TASK TO COMPLETE →
Transcribe the records in full, keeping every character as it is.

Collected data entries:
------------

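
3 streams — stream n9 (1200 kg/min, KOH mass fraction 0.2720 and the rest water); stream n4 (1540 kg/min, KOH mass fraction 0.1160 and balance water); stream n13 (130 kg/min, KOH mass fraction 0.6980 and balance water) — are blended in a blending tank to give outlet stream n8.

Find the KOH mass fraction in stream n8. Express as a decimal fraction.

Total flow out = 1200 + 1540 + 130 = 2870 kg/min.
KOH in = 1200×0.272 + 1540×0.116 + 130×0.698 = 595.78 kg/min.
KOH mass fraction in n8 = 595.78/2870 = 0.2076.

0.2076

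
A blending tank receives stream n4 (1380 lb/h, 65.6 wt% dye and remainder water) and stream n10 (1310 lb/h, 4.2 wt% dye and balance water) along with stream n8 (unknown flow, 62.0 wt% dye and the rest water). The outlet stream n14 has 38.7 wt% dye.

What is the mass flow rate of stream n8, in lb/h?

Let n8 be the unknown flow. Total out = 2690 + n8.
dye balance: 960.3 + 0.620·n8 = 0.387·(2690 + n8)
(0.620 − 0.387)·n8 = 0.387×2690 − 960.3 = 80.73
n8 = 80.73 / 0.233 = 346.48 lb/h

346.5 lb/h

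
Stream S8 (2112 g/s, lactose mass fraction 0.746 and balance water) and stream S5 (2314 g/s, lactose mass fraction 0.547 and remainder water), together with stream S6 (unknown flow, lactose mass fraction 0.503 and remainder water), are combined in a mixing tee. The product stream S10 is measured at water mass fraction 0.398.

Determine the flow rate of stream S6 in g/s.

1786 g/s

Let S6 be the unknown flow. Total out = 4426 + S6.
water balance: 1584.7 + 0.497·S6 = 0.398·(4426 + S6)
(0.497 − 0.398)·S6 = 0.398×4426 − 1584.7 = 176.86
S6 = 176.86 / 0.099 = 1786.4 g/s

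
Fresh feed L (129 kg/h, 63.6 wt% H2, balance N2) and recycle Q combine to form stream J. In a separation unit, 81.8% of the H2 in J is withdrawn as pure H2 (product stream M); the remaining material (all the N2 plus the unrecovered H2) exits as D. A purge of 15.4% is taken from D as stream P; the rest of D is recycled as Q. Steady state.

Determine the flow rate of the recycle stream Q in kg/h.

272.9 kg/h

N2 enters only via L and leaves only via the purge: 129×0.364 = 0.154×(N2 in D), and the separation unit passes all N2, so N2 in J = N2 in D = 304.91 kg/h.
H2 in J: m_A = 129×0.636 + (1−0.154)·(1−0.818)·m_A, so m_A = 82.044/0.8460 = 96.976 kg/h.
D = (1−0.818)×96.976 + 304.91 = 322.56 kg/h.
Recycle Q = (1−0.154)×322.56 = 272.88 kg/h.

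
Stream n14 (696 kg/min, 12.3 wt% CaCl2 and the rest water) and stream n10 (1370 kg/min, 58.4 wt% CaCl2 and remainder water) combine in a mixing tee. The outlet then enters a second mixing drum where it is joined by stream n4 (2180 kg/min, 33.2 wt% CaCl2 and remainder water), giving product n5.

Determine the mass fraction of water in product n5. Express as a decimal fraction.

0.6209

Overall, product flow = 4246 kg/min.
water in = 696×0.877 + 1370×0.416 + 2180×0.668 = 2636.6 kg/min.
water fraction in n5 = 0.6209.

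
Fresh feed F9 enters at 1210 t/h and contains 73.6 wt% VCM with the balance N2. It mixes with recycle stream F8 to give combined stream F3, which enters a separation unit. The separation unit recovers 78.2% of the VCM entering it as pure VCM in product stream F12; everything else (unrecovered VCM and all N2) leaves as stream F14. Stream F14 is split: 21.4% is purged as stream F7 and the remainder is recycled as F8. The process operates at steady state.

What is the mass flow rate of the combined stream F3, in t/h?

2567 t/h

N2 enters only via F9 and leaves only via the purge: 1210×0.264 = 0.214×(N2 in F14), and the separation unit passes all N2, so N2 in F3 = N2 in F14 = 1492.7 t/h.
VCM in F3: m_A = 1210×0.736 + (1−0.214)·(1−0.782)·m_A, so m_A = 890.56/0.8287 = 1074.7 t/h.
F3 = 1074.7 + 1492.7 = 2567.4 t/h.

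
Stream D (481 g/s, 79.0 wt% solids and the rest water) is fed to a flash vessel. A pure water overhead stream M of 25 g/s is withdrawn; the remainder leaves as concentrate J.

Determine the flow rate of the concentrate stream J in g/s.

456 g/s

Concentrate = 481 − 25 = 456 g/s.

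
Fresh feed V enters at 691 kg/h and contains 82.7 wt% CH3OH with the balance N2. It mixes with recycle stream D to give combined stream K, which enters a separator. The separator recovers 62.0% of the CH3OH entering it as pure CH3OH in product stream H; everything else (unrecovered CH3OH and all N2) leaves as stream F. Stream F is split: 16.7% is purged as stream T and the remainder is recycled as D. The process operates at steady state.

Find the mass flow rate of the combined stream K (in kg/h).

1552 kg/h

N2 enters only via V and leaves only via the purge: 691×0.173 = 0.167×(N2 in F), and the separator passes all N2, so N2 in K = N2 in F = 715.83 kg/h.
CH3OH in K: m_A = 691×0.827 + (1−0.167)·(1−0.620)·m_A, so m_A = 571.46/0.6835 = 836.12 kg/h.
K = 836.12 + 715.83 = 1551.9 kg/h.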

------------

TASK OUTPUT →
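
3 streams — stream n9 (1200 kg/min, KOH mass fraction 0.2720 and the rest water); stream n4 (1540 kg/min, KOH mass fraction 0.1160 and balance water); stream n13 (130 kg/min, KOH mass fraction 0.6980 and balance water) — are blended in a blending tank to give outlet stream n8.

Find the KOH mass fraction in stream n8. Express as a decimal fraction.

Total flow out = 1200 + 1540 + 130 = 2870 kg/min.
KOH in = 1200×0.272 + 1540×0.116 + 130×0.698 = 595.78 kg/min.
KOH mass fraction in n8 = 595.78/2870 = 0.2076.

0.2076

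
A blending tank receives stream n4 (1380 lb/h, 65.6 wt% dye and remainder water) and stream n10 (1310 lb/h, 4.2 wt% dye and balance water) along with stream n8 (unknown flow, 62.0 wt% dye and the rest water). The outlet stream n14 has 38.7 wt% dye.

What is the mass flow rate of stream n8, in lb/h?

Let n8 be the unknown flow. Total out = 2690 + n8.
dye balance: 960.3 + 0.620·n8 = 0.387·(2690 + n8)
(0.620 − 0.387)·n8 = 0.387×2690 − 960.3 = 80.73
n8 = 80.73 / 0.233 = 346.48 lb/h

346.5 lb/h

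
Stream S8 (2112 g/s, lactose mass fraction 0.746 and balance water) and stream S5 (2314 g/s, lactose mass fraction 0.547 and remainder water), together with stream S6 (unknown flow, lactose mass fraction 0.503 and remainder water), are combined in a mixing tee. The product stream S10 is measured at water mass fraction 0.398.

Determine the flow rate of stream S6 in g/s.

1786 g/s

Let S6 be the unknown flow. Total out = 4426 + S6.
water balance: 1584.7 + 0.497·S6 = 0.398·(4426 + S6)
(0.497 − 0.398)·S6 = 0.398×4426 − 1584.7 = 176.86
S6 = 176.86 / 0.099 = 1786.4 g/s

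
Fresh feed L (129 kg/h, 63.6 wt% H2, balance N2) and recycle Q combine to form stream J. In a separation unit, 81.8% of the H2 in J is withdrawn as pure H2 (product stream M); the remaining material (all the N2 plus the unrecovered H2) exits as D. A purge of 15.4% is taken from D as stream P; the rest of D is recycled as Q. Steady state.

Determine the flow rate of the recycle stream Q in kg/h.

272.9 kg/h

N2 enters only via L and leaves only via the purge: 129×0.364 = 0.154×(N2 in D), and the separation unit passes all N2, so N2 in J = N2 in D = 304.91 kg/h.
H2 in J: m_A = 129×0.636 + (1−0.154)·(1−0.818)·m_A, so m_A = 82.044/0.8460 = 96.976 kg/h.
D = (1−0.818)×96.976 + 304.91 = 322.56 kg/h.
Recycle Q = (1−0.154)×322.56 = 272.88 kg/h.

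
Stream n14 (696 kg/min, 12.3 wt% CaCl2 and the rest water) and stream n10 (1370 kg/min, 58.4 wt% CaCl2 and remainder water) combine in a mixing tee. The outlet then enters a second mixing drum where it is joined by stream n4 (2180 kg/min, 33.2 wt% CaCl2 and remainder water), giving product n5.

Determine the mass fraction of water in product n5. Express as a decimal fraction.

0.6209

Overall, product flow = 4246 kg/min.
water in = 696×0.877 + 1370×0.416 + 2180×0.668 = 2636.6 kg/min.
water fraction in n5 = 0.6209.

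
Fresh feed F9 enters at 1210 t/h and contains 73.6 wt% VCM with the balance N2. It mixes with recycle stream F8 to give combined stream F3, which enters a separation unit. The separation unit recovers 78.2% of the VCM entering it as pure VCM in product stream F12; everything else (unrecovered VCM and all N2) leaves as stream F14. Stream F14 is split: 21.4% is purged as stream F7 and the remainder is recycled as F8. The process operates at steady state.

What is the mass flow rate of the combined stream F3, in t/h?

2567 t/h

N2 enters only via F9 and leaves only via the purge: 1210×0.264 = 0.214×(N2 in F14), and the separation unit passes all N2, so N2 in F3 = N2 in F14 = 1492.7 t/h.
VCM in F3: m_A = 1210×0.736 + (1−0.214)·(1−0.782)·m_A, so m_A = 890.56/0.8287 = 1074.7 t/h.
F3 = 1074.7 + 1492.7 = 2567.4 t/h.

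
Stream D (481 g/s, 79.0 wt% solids and the rest water) is fed to a flash vessel. A pure water overhead stream M of 25 g/s is withdrawn; the remainder leaves as concentrate J.

Determine the flow rate of the concentrate stream J in g/s.

456 g/s

Concentrate = 481 − 25 = 456 g/s.

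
Fresh feed V enters at 691 kg/h and contains 82.7 wt% CH3OH with the balance N2. It mixes with recycle stream D to give combined stream K, which enters a separator. The separator recovers 62.0% of the CH3OH entering it as pure CH3OH in product stream H; everything else (unrecovered CH3OH and all N2) leaves as stream F. Stream F is split: 16.7% is purged as stream T and the remainder is recycled as D. The process operates at steady state.

Find the mass flow rate of the combined stream K (in kg/h).

1552 kg/h

N2 enters only via V and leaves only via the purge: 691×0.173 = 0.167×(N2 in F), and the separator passes all N2, so N2 in K = N2 in F = 715.83 kg/h.
CH3OH in K: m_A = 691×0.827 + (1−0.167)·(1−0.620)·m_A, so m_A = 571.46/0.6835 = 836.12 kg/h.
K = 836.12 + 715.83 = 1551.9 kg/h.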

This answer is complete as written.